Stored data:
>>>

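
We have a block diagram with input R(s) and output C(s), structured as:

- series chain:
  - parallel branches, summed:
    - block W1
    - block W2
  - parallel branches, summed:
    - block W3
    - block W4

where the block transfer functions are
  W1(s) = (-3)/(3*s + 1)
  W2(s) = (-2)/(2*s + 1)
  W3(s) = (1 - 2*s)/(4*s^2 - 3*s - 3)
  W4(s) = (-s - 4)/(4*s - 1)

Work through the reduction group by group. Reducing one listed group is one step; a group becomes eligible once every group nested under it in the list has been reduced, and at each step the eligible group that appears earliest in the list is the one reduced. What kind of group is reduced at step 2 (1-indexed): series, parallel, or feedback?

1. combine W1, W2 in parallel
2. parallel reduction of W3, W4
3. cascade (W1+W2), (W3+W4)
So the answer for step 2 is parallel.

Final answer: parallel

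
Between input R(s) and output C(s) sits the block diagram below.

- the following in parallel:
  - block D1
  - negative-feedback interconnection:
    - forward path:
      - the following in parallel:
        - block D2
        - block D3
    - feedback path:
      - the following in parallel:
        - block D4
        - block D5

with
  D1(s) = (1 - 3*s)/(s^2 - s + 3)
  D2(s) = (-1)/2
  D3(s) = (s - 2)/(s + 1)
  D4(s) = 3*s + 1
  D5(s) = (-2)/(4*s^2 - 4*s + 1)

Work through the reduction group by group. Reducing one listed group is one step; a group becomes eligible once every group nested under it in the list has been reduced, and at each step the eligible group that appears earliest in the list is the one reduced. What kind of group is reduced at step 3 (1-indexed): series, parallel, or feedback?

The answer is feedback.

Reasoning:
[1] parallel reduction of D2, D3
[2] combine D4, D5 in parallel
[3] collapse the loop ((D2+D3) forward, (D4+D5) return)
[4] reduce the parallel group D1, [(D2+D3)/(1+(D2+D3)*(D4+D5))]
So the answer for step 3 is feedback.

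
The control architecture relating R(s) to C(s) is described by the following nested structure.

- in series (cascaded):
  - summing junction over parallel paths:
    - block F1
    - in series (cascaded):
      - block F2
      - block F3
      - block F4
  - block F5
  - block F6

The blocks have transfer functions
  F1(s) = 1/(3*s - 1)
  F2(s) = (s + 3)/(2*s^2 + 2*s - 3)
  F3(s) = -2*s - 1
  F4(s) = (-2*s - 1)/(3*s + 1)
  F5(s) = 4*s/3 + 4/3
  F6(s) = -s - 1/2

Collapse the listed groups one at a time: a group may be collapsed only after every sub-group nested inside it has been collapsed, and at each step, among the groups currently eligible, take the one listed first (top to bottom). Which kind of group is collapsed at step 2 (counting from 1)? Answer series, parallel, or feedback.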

<<<
>>>

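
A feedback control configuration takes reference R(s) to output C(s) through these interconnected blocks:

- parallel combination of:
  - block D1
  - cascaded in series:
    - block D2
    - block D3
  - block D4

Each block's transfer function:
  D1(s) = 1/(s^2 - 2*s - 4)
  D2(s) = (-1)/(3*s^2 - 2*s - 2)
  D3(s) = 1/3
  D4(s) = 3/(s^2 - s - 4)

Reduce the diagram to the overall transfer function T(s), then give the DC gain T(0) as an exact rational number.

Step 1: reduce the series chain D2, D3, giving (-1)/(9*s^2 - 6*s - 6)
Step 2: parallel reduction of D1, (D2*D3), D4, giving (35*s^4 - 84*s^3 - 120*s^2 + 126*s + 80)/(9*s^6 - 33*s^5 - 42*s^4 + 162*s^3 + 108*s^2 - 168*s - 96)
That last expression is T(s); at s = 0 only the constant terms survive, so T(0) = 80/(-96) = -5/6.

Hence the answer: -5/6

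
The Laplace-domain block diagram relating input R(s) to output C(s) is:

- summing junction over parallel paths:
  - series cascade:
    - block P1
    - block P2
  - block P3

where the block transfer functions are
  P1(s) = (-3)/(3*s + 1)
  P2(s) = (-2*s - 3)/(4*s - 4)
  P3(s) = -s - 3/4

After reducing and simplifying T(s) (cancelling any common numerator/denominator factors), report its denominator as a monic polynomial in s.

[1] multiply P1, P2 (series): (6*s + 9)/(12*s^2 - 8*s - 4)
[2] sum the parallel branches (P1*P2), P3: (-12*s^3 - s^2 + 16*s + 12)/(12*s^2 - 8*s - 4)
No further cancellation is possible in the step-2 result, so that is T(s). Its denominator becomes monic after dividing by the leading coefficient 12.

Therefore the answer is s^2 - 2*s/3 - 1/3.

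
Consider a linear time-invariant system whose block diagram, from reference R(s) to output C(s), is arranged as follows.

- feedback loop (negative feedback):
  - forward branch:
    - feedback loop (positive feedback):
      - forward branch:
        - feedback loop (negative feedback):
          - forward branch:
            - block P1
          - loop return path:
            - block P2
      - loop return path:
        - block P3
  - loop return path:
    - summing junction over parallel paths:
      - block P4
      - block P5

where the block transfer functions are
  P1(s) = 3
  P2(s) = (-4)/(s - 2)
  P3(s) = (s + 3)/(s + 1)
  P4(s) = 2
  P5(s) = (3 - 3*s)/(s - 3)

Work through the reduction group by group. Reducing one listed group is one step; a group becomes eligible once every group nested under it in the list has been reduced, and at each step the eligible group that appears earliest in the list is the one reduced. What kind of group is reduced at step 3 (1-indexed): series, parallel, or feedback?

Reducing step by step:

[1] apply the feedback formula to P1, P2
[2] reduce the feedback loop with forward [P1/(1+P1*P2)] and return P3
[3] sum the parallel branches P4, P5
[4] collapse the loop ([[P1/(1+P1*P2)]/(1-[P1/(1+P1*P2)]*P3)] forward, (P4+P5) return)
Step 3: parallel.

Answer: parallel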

<<<
>>>

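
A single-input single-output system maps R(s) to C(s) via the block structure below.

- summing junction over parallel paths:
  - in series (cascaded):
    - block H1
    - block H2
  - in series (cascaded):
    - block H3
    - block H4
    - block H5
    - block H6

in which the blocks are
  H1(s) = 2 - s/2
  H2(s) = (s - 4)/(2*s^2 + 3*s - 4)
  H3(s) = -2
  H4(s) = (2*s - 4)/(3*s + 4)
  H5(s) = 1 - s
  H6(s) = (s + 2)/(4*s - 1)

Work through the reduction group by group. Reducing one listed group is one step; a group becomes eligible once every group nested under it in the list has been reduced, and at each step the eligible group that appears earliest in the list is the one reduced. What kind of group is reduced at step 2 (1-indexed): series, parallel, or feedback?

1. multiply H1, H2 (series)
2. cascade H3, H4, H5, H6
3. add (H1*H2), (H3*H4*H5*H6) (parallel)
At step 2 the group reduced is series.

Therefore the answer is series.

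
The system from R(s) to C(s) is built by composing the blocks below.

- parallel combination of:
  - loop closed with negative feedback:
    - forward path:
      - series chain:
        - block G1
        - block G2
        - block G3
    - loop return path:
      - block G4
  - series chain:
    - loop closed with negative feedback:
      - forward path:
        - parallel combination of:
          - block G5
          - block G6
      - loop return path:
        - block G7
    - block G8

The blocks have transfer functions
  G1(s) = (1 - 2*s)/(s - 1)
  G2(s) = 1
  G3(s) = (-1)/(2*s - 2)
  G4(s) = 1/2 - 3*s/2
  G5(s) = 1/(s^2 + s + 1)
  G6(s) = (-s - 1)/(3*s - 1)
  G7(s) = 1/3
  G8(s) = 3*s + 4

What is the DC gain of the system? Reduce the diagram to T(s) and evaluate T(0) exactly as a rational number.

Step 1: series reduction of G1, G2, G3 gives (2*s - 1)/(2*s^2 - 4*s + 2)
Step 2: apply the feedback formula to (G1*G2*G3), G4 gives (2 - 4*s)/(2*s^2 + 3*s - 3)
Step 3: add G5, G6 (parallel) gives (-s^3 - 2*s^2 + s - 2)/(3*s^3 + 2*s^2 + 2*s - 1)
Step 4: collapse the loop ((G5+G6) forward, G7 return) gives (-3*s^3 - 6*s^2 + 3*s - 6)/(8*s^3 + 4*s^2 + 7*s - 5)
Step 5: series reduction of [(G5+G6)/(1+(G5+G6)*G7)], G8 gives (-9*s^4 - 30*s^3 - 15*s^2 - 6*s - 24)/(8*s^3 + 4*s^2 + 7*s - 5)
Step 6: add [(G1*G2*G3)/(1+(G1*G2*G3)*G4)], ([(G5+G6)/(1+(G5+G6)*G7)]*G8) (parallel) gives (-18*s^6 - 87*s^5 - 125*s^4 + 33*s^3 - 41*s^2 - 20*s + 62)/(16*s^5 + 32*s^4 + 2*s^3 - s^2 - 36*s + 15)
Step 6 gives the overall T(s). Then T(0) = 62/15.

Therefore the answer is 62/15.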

<<<

TASK REQUIREMENTS: Which lines in the records above contain the string "blocks"? Copy each one.

FINISHED EXERCISE:
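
The blocks have transfer functions
A feedback control configuration takes reference R(s) to output C(s) through these interconnected blocks:
in which the blocks are
The system from R(s) to C(s) is built by composing the blocks below.
The blocks have transfer functions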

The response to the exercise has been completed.